*Extracted data*
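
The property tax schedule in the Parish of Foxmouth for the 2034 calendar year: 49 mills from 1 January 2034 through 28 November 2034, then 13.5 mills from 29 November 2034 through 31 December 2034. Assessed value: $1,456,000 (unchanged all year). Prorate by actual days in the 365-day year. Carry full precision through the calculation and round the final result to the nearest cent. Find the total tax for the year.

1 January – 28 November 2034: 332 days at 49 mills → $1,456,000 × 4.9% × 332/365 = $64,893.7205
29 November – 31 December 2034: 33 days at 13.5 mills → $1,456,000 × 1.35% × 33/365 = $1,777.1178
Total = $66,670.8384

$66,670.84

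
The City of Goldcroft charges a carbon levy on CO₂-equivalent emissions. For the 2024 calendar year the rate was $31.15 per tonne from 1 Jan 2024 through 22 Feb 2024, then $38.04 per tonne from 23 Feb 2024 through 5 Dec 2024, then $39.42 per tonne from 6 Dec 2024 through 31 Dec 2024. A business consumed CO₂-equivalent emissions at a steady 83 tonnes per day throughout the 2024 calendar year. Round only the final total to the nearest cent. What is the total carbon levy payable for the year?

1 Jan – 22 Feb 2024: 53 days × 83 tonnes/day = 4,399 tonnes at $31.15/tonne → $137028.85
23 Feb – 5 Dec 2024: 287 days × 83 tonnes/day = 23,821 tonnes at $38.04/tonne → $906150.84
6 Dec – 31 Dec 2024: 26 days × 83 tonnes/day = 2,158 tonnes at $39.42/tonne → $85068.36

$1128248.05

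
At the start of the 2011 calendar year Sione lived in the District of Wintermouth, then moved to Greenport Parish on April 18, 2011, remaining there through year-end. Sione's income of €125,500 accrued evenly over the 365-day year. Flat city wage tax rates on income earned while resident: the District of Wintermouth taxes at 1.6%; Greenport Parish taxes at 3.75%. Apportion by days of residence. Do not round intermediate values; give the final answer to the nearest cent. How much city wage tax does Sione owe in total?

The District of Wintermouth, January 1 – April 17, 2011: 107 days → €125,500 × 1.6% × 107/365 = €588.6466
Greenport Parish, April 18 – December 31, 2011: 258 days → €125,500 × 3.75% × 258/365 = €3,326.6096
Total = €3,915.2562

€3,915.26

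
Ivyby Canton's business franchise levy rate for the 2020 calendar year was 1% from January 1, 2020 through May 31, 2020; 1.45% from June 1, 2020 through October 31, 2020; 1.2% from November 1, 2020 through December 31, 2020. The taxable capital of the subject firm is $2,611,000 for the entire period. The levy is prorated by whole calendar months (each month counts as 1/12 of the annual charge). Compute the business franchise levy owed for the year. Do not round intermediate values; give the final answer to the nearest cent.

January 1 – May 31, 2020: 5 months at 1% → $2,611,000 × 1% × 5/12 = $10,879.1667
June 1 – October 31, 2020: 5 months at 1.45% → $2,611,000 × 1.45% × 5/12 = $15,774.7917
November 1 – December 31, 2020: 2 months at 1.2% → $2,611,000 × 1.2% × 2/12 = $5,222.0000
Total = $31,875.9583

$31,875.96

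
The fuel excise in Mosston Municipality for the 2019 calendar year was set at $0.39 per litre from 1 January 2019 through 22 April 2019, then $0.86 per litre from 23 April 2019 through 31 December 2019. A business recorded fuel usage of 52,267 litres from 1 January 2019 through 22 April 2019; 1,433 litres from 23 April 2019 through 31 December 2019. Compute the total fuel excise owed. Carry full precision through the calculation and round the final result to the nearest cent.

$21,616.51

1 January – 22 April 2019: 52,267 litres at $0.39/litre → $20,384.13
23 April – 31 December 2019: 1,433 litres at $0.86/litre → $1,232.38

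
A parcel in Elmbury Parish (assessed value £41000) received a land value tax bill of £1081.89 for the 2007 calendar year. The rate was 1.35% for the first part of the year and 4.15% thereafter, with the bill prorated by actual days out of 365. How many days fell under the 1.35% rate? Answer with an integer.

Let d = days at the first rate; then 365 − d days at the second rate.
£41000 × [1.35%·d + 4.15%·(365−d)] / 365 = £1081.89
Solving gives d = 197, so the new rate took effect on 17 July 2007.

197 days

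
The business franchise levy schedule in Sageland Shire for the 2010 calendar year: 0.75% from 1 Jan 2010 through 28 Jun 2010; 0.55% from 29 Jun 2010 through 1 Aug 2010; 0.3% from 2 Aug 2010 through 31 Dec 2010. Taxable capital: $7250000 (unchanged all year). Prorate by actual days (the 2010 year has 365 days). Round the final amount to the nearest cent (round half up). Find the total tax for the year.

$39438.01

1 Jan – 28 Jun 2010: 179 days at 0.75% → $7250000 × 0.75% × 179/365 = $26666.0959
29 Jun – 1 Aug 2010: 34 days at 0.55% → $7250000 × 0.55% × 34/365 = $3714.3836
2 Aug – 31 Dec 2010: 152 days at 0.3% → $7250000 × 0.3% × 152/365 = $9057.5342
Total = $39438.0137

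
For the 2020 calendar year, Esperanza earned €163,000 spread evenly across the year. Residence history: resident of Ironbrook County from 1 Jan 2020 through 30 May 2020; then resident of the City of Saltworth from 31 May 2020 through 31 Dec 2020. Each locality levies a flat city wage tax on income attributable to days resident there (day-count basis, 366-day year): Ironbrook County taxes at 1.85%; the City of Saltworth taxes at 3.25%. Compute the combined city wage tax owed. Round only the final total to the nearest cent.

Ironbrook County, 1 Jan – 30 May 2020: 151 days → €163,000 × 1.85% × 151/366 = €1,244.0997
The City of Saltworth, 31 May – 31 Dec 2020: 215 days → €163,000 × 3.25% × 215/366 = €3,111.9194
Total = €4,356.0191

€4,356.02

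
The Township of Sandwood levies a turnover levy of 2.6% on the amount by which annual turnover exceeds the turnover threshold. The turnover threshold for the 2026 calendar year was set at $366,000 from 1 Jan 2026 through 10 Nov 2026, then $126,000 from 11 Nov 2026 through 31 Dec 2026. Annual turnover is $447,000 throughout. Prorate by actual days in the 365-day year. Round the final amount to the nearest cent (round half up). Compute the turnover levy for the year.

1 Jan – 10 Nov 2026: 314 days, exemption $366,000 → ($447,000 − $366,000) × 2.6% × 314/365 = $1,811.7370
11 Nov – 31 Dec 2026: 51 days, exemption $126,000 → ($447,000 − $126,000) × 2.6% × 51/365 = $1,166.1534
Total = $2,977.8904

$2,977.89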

*What is needed*
All entries given above should be transcribed exactly, with none omitted.

*Task solution*
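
The property tax schedule in the Parish of Foxmouth for the 2034 calendar year: 49 mills from 1 January 2034 through 28 November 2034, then 13.5 mills from 29 November 2034 through 31 December 2034. Assessed value: $1,456,000 (unchanged all year). Prorate by actual days in the 365-day year. Carry full precision through the calculation and round the final result to the nearest cent. Find the total tax for the year.

1 January – 28 November 2034: 332 days at 49 mills → $1,456,000 × 4.9% × 332/365 = $64,893.7205
29 November – 31 December 2034: 33 days at 13.5 mills → $1,456,000 × 1.35% × 33/365 = $1,777.1178
Total = $66,670.8384

$66,670.84

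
The City of Goldcroft charges a carbon levy on CO₂-equivalent emissions. For the 2024 calendar year the rate was $31.15 per tonne from 1 Jan 2024 through 22 Feb 2024, then $38.04 per tonne from 23 Feb 2024 through 5 Dec 2024, then $39.42 per tonne from 6 Dec 2024 through 31 Dec 2024. A business consumed CO₂-equivalent emissions at a steady 83 tonnes per day throughout the 2024 calendar year. Round only the final total to the nearest cent. What is the total carbon levy payable for the year?

1 Jan – 22 Feb 2024: 53 days × 83 tonnes/day = 4,399 tonnes at $31.15/tonne → $137028.85
23 Feb – 5 Dec 2024: 287 days × 83 tonnes/day = 23,821 tonnes at $38.04/tonne → $906150.84
6 Dec – 31 Dec 2024: 26 days × 83 tonnes/day = 2,158 tonnes at $39.42/tonne → $85068.36

$1128248.05

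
At the start of the 2011 calendar year Sione lived in the District of Wintermouth, then moved to Greenport Parish on April 18, 2011, remaining there through year-end. Sione's income of €125,500 accrued evenly over the 365-day year. Flat city wage tax rates on income earned while resident: the District of Wintermouth taxes at 1.6%; Greenport Parish taxes at 3.75%. Apportion by days of residence. Do not round intermediate values; give the final answer to the nearest cent. How much city wage tax does Sione owe in total?

The District of Wintermouth, January 1 – April 17, 2011: 107 days → €125,500 × 1.6% × 107/365 = €588.6466
Greenport Parish, April 18 – December 31, 2011: 258 days → €125,500 × 3.75% × 258/365 = €3,326.6096
Total = €3,915.2562

€3,915.26

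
Ivyby Canton's business franchise levy rate for the 2020 calendar year was 1% from January 1, 2020 through May 31, 2020; 1.45% from June 1, 2020 through October 31, 2020; 1.2% from November 1, 2020 through December 31, 2020. The taxable capital of the subject firm is $2,611,000 for the entire period. The levy is prorated by whole calendar months (each month counts as 1/12 of the annual charge). Compute the business franchise levy owed for the year. Do not round intermediate values; give the final answer to the nearest cent.

January 1 – May 31, 2020: 5 months at 1% → $2,611,000 × 1% × 5/12 = $10,879.1667
June 1 – October 31, 2020: 5 months at 1.45% → $2,611,000 × 1.45% × 5/12 = $15,774.7917
November 1 – December 31, 2020: 2 months at 1.2% → $2,611,000 × 1.2% × 2/12 = $5,222.0000
Total = $31,875.9583

$31,875.96

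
The fuel excise in Mosston Municipality for the 2019 calendar year was set at $0.39 per litre from 1 January 2019 through 22 April 2019, then $0.86 per litre from 23 April 2019 through 31 December 2019. A business recorded fuel usage of 52,267 litres from 1 January 2019 through 22 April 2019; 1,433 litres from 23 April 2019 through 31 December 2019. Compute the total fuel excise owed. Carry full precision through the calculation and round the final result to the nearest cent.

$21,616.51

1 January – 22 April 2019: 52,267 litres at $0.39/litre → $20,384.13
23 April – 31 December 2019: 1,433 litres at $0.86/litre → $1,232.38

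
A parcel in Elmbury Parish (assessed value £41000) received a land value tax bill of £1081.89 for the 2007 calendar year. The rate was 1.35% for the first part of the year and 4.15% thereafter, with the bill prorated by actual days out of 365. How many days fell under the 1.35% rate? Answer with an integer.

Let d = days at the first rate; then 365 − d days at the second rate.
£41000 × [1.35%·d + 4.15%·(365−d)] / 365 = £1081.89
Solving gives d = 197, so the new rate took effect on 17 July 2007.

197 days

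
The business franchise levy schedule in Sageland Shire for the 2010 calendar year: 0.75% from 1 Jan 2010 through 28 Jun 2010; 0.55% from 29 Jun 2010 through 1 Aug 2010; 0.3% from 2 Aug 2010 through 31 Dec 2010. Taxable capital: $7250000 (unchanged all year). Prorate by actual days (the 2010 year has 365 days). Round the final amount to the nearest cent (round half up). Find the total tax for the year.

$39438.01

1 Jan – 28 Jun 2010: 179 days at 0.75% → $7250000 × 0.75% × 179/365 = $26666.0959
29 Jun – 1 Aug 2010: 34 days at 0.55% → $7250000 × 0.55% × 34/365 = $3714.3836
2 Aug – 31 Dec 2010: 152 days at 0.3% → $7250000 × 0.3% × 152/365 = $9057.5342
Total = $39438.0137

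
For the 2020 calendar year, Esperanza earned €163,000 spread evenly across the year. Residence history: resident of Ironbrook County from 1 Jan 2020 through 30 May 2020; then resident of the City of Saltworth from 31 May 2020 through 31 Dec 2020. Each locality levies a flat city wage tax on income attributable to days resident there (day-count basis, 366-day year): Ironbrook County taxes at 1.85%; the City of Saltworth taxes at 3.25%. Compute the combined city wage tax owed. Round only the final total to the nearest cent.

Ironbrook County, 1 Jan – 30 May 2020: 151 days → €163,000 × 1.85% × 151/366 = €1,244.0997
The City of Saltworth, 31 May – 31 Dec 2020: 215 days → €163,000 × 3.25% × 215/366 = €3,111.9194
Total = €4,356.0191

€4,356.02

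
The Township of Sandwood levies a turnover levy of 2.6% on the amount by which annual turnover exceeds the turnover threshold. The turnover threshold for the 2026 calendar year was set at $366,000 from 1 Jan 2026 through 10 Nov 2026, then $126,000 from 11 Nov 2026 through 31 Dec 2026. Annual turnover is $447,000 throughout. Prorate by actual days in the 365-day year. Round the final amount to the nearest cent (round half up). Compute the turnover levy for the year.

1 Jan – 10 Nov 2026: 314 days, exemption $366,000 → ($447,000 − $366,000) × 2.6% × 314/365 = $1,811.7370
11 Nov – 31 Dec 2026: 51 days, exemption $126,000 → ($447,000 − $126,000) × 2.6% × 51/365 = $1,166.1534
Total = $2,977.8904

$2,977.89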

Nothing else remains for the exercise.